LISTED RECORDS ::
=== Begin Enclosure ===

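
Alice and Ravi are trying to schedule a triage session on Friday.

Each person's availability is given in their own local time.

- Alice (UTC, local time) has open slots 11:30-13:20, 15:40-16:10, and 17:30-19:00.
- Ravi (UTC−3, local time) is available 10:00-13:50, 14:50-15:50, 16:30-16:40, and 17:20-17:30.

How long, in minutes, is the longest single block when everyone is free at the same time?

60 minutes

Alice → UTC: 11:30–13:20, 15:40–16:10, 17:30–19:00.
Ravi → UTC: 13:00–16:50, 17:50–18:50, 19:30–19:40, 20:20–20:30.
Alice ∩ Ravi: 13:00–13:20, 15:40–16:10, 17:50–18:50.
Common window lengths: 20, 30, 60 min; longest is 60.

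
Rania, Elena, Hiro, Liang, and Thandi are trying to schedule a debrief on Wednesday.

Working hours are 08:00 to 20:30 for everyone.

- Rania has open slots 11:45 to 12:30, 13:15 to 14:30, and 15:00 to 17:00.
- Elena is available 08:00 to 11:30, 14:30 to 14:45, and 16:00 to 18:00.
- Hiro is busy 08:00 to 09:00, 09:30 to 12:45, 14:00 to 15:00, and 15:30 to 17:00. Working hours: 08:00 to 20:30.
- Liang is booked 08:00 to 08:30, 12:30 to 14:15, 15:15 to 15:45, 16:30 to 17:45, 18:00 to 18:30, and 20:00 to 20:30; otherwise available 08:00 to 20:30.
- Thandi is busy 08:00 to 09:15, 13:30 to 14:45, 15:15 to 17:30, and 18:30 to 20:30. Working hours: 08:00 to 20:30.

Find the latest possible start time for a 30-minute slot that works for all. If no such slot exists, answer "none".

Hiro free within 08:00–20:30: 09:00–09:30, 12:45–14:00, 15:00–15:30, 17:00–20:30.
Liang free within 08:00–20:30: 08:30–12:30, 14:15–15:15, 15:45–16:30, 17:45–18:00, 18:30–20:00.
Thandi free within 08:00–20:30: 09:15–13:30, 14:45–15:15, 17:30–18:30.
Rania ∩ Elena: 16:00–17:00.
Rania ∩ Elena ∩ Hiro: (none).
Rania ∩ Elena ∩ Hiro ∩ Liang: (none).
Rania ∩ Elena ∩ Hiro ∩ Liang ∩ Thandi: (none).
Windows ≥ 30 min: (none).

none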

=== End Enclosure ===

WHAT YOU WILL DO ::
All of the material needs to be reproduced exactly as it reads.

WRITTEN RESPONSE ::
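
Alice and Ravi are trying to schedule a triage session on Friday.

Each person's availability is given in their own local time.

- Alice (UTC, local time) has open slots 11:30-13:20, 15:40-16:10, and 17:30-19:00.
- Ravi (UTC−3, local time) is available 10:00-13:50, 14:50-15:50, 16:30-16:40, and 17:20-17:30.

How long, in minutes, is the longest single block when everyone is free at the same time?

60 minutes

Alice → UTC: 11:30–13:20, 15:40–16:10, 17:30–19:00.
Ravi → UTC: 13:00–16:50, 17:50–18:50, 19:30–19:40, 20:20–20:30.
Alice ∩ Ravi: 13:00–13:20, 15:40–16:10, 17:50–18:50.
Common window lengths: 20, 30, 60 min; longest is 60.

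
Rania, Elena, Hiro, Liang, and Thandi are trying to schedule a debrief on Wednesday.

Working hours are 08:00 to 20:30 for everyone.

- Rania has open slots 11:45 to 12:30, 13:15 to 14:30, and 15:00 to 17:00.
- Elena is available 08:00 to 11:30, 14:30 to 14:45, and 16:00 to 18:00.
- Hiro is busy 08:00 to 09:00, 09:30 to 12:45, 14:00 to 15:00, and 15:30 to 17:00. Working hours: 08:00 to 20:30.
- Liang is booked 08:00 to 08:30, 12:30 to 14:15, 15:15 to 15:45, 16:30 to 17:45, 18:00 to 18:30, and 20:00 to 20:30; otherwise available 08:00 to 20:30.
- Thandi is busy 08:00 to 09:15, 13:30 to 14:45, 15:15 to 17:30, and 18:30 to 20:30. Working hours: 08:00 to 20:30.

Find the latest possible start time for a 30-minute slot that works for all. If no such slot exists, answer "none".

Hiro free within 08:00–20:30: 09:00–09:30, 12:45–14:00, 15:00–15:30, 17:00–20:30.
Liang free within 08:00–20:30: 08:30–12:30, 14:15–15:15, 15:45–16:30, 17:45–18:00, 18:30–20:00.
Thandi free within 08:00–20:30: 09:15–13:30, 14:45–15:15, 17:30–18:30.
Rania ∩ Elena: 16:00–17:00.
Rania ∩ Elena ∩ Hiro: (none).
Rania ∩ Elena ∩ Hiro ∩ Liang: (none).
Rania ∩ Elena ∩ Hiro ∩ Liang ∩ Thandi: (none).
Windows ≥ 30 min: (none).

none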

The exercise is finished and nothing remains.